■ Source information ■
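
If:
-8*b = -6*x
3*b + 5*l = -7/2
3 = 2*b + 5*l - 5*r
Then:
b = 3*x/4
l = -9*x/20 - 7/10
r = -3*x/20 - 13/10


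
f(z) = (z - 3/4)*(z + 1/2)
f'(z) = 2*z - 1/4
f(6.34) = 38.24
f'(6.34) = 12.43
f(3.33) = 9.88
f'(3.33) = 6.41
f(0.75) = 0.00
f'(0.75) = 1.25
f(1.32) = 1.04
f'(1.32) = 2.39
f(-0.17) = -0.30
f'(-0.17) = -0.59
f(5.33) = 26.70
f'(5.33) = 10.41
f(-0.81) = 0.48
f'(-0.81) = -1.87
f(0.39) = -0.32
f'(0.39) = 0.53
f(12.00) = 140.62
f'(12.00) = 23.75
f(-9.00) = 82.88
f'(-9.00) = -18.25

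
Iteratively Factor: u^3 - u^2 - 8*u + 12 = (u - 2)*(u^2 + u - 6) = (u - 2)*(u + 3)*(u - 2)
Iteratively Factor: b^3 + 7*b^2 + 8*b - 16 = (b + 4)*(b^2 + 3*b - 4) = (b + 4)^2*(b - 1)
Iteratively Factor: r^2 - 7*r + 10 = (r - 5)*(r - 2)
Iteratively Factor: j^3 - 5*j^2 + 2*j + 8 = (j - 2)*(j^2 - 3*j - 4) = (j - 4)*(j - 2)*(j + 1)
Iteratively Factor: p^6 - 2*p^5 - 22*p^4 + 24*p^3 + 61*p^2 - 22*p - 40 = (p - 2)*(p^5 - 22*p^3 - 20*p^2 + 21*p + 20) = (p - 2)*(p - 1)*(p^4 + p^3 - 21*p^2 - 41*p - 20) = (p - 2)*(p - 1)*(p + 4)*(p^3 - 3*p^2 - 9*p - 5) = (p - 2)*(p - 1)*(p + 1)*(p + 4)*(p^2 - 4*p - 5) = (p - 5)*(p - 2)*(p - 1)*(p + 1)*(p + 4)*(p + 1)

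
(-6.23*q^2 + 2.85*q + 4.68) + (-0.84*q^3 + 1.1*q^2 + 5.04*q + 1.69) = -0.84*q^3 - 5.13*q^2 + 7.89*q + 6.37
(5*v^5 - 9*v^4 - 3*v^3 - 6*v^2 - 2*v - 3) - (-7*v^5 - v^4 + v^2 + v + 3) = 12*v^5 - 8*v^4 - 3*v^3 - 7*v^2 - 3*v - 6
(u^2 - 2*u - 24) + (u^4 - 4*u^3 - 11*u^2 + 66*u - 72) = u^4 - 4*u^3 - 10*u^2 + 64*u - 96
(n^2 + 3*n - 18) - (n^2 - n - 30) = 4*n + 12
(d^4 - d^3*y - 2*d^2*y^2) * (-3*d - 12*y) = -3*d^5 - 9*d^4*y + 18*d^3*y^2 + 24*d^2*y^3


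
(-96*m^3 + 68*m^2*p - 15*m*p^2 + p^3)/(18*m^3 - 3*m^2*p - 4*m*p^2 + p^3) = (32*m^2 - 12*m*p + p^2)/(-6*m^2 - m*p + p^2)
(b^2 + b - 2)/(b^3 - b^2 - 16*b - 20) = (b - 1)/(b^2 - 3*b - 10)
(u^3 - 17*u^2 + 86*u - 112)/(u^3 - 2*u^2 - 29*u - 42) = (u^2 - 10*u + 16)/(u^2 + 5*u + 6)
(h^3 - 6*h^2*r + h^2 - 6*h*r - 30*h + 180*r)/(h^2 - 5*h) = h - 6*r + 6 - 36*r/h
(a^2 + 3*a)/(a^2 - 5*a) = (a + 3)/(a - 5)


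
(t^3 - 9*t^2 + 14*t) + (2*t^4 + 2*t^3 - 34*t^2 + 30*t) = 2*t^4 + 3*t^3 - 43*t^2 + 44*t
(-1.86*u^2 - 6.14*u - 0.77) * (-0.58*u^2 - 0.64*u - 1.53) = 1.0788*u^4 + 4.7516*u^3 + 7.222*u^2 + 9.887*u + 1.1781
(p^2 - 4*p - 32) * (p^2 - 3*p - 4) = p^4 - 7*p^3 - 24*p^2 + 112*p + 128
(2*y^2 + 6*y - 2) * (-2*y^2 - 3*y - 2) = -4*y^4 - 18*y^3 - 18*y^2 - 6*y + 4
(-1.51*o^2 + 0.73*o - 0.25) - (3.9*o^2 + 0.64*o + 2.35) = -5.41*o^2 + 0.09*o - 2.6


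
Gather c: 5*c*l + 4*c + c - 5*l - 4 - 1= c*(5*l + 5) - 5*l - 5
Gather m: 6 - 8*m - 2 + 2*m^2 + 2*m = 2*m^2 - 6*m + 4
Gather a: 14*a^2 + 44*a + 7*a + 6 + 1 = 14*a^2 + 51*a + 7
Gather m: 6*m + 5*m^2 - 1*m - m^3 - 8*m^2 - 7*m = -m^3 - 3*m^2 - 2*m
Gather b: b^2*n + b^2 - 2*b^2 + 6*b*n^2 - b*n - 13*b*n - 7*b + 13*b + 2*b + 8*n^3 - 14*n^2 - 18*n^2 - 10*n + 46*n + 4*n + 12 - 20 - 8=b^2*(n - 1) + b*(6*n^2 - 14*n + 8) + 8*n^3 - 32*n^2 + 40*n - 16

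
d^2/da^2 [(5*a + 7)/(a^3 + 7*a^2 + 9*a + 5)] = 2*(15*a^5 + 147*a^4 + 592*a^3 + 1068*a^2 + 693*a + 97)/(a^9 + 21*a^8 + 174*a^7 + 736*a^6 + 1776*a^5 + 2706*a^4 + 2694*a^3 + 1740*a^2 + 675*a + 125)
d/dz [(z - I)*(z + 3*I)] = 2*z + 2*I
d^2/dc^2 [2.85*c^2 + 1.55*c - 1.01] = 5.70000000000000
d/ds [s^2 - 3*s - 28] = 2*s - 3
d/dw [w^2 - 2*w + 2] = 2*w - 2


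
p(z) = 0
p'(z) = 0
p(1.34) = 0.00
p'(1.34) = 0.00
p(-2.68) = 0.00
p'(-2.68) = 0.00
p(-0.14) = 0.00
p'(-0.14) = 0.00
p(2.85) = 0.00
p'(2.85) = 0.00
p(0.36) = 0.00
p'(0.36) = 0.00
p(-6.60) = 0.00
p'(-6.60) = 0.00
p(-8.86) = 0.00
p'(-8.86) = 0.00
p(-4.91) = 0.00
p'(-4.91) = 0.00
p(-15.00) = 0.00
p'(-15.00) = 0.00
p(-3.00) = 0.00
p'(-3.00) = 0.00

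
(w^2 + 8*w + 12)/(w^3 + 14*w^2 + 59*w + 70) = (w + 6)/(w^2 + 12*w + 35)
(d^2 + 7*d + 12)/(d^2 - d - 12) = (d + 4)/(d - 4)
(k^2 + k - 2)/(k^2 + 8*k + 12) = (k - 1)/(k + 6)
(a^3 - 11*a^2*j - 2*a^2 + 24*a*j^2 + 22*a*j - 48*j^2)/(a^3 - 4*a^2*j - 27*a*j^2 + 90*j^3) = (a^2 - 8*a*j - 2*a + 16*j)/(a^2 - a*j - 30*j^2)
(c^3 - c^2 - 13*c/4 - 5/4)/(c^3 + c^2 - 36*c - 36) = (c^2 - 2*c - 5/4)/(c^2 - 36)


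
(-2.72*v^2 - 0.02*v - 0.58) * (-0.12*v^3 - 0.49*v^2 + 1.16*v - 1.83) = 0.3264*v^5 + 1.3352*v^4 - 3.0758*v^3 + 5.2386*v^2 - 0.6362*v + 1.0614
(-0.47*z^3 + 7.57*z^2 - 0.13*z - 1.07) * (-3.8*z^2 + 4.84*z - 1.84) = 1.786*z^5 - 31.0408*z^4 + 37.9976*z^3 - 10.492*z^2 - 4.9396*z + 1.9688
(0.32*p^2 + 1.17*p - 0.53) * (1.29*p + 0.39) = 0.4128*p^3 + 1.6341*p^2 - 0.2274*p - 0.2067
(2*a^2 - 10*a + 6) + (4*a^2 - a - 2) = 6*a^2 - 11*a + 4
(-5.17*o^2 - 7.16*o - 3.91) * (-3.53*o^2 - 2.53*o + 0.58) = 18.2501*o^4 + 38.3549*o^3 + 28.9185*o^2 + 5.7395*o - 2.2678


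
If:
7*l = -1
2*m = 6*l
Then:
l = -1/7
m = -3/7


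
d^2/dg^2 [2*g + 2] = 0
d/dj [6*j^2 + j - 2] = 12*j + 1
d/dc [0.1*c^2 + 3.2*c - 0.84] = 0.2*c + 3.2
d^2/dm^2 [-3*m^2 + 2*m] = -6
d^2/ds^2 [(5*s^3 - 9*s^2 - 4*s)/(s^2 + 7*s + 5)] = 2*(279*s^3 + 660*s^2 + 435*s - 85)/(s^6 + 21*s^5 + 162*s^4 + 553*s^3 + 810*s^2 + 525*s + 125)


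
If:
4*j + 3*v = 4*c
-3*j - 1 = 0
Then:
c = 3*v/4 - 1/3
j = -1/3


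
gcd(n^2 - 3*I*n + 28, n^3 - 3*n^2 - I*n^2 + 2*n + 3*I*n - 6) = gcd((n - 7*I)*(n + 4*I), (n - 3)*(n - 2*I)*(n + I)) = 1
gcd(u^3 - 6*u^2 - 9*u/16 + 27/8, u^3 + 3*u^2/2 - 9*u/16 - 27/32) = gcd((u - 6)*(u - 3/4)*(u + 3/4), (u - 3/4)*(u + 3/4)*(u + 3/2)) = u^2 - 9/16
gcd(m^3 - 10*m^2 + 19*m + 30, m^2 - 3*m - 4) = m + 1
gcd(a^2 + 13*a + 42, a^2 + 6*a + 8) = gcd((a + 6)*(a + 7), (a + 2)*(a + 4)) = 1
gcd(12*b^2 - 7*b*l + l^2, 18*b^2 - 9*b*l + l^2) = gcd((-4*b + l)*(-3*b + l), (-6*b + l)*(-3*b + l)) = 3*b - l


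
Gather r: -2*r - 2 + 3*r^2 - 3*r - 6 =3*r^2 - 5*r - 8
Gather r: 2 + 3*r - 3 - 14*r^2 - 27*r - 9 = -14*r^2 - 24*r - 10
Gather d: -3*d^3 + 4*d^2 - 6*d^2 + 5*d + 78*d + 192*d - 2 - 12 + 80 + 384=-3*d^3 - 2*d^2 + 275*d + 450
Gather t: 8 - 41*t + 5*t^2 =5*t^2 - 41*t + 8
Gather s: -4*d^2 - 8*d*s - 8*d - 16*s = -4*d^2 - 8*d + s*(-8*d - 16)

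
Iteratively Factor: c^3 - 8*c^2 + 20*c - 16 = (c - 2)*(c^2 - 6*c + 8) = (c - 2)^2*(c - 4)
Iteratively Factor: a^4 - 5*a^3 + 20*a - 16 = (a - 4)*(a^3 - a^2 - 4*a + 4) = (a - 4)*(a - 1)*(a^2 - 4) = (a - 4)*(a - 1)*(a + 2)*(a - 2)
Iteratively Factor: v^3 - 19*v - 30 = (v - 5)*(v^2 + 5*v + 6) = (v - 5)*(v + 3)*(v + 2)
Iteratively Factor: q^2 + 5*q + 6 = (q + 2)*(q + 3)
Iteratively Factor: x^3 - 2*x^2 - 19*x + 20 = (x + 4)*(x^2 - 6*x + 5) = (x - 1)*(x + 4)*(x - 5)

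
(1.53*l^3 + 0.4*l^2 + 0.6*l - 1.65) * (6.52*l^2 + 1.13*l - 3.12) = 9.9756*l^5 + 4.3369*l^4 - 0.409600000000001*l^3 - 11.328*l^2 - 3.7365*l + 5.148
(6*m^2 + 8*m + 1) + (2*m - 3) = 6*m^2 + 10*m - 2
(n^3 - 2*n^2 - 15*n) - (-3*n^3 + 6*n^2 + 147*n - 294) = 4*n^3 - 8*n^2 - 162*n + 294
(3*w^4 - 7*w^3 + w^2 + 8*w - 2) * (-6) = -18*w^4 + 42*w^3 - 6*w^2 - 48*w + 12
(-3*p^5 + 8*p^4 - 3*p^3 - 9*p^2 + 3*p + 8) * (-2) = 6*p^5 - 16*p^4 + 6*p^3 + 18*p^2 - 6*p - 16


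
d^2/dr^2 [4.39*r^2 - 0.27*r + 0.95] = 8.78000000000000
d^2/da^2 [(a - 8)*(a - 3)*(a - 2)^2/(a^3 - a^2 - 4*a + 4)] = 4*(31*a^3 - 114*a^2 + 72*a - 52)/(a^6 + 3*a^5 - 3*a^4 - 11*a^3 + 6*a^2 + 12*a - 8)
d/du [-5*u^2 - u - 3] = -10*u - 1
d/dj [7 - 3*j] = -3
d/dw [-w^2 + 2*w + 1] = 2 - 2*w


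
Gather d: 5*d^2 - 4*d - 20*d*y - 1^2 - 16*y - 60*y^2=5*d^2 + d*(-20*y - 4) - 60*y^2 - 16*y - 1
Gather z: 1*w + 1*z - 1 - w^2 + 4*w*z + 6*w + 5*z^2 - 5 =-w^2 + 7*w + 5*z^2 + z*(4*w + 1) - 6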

■ Task requirements ■
Exactly as written, repeat the lines from the start of the listing through the line containing "f'(0.75) = 1.25", both included.

■ Answer ■
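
If:
-8*b = -6*x
3*b + 5*l = -7/2
3 = 2*b + 5*l - 5*r
Then:
b = 3*x/4
l = -9*x/20 - 7/10
r = -3*x/20 - 13/10


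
f(z) = (z - 3/4)*(z + 1/2)
f'(z) = 2*z - 1/4
f(6.34) = 38.24
f'(6.34) = 12.43
f(3.33) = 9.88
f'(3.33) = 6.41
f(0.75) = 0.00
f'(0.75) = 1.25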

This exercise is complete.